(Stored data entries)
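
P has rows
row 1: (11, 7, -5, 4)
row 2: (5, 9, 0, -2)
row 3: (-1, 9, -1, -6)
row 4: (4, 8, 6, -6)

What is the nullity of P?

Row reduce to echelon form.
R2 ← R2 − (5/11)·R1: [0, 64/11, 25/11, -42/11]
R3 ← R3 + (1/11)·R1: [0, 106/11, -16/11, -62/11]
R4 ← R4 − (4/11)·R1: [0, 60/11, 86/11, -82/11]
R3 ← R3 − (53/32)·R2: [0, 0, -167/32, 11/16]
R4 ← R4 − (15/16)·R2: [0, 0, 91/16, -31/8]
R4 ← R4 + (182/167)·R3: [0, 0, 0, -522/167]
4 nonzero rows, so rank(P) = 4.
P has 4 columns; by rank–nullity, nullity = 4 − 4 = 0.

0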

Task goal: Your answer should be the data above, retyped exactly.

Your response:
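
P has rows
row 1: (11, 7, -5, 4)
row 2: (5, 9, 0, -2)
row 3: (-1, 9, -1, -6)
row 4: (4, 8, 6, -6)

What is the nullity of P?

Row reduce to echelon form.
R2 ← R2 − (5/11)·R1: [0, 64/11, 25/11, -42/11]
R3 ← R3 + (1/11)·R1: [0, 106/11, -16/11, -62/11]
R4 ← R4 − (4/11)·R1: [0, 60/11, 86/11, -82/11]
R3 ← R3 − (53/32)·R2: [0, 0, -167/32, 11/16]
R4 ← R4 − (15/16)·R2: [0, 0, 91/16, -31/8]
R4 ← R4 + (182/167)·R3: [0, 0, 0, -522/167]
4 nonzero rows, so rank(P) = 4.
P has 4 columns; by rank–nullity, nullity = 4 − 4 = 0.

0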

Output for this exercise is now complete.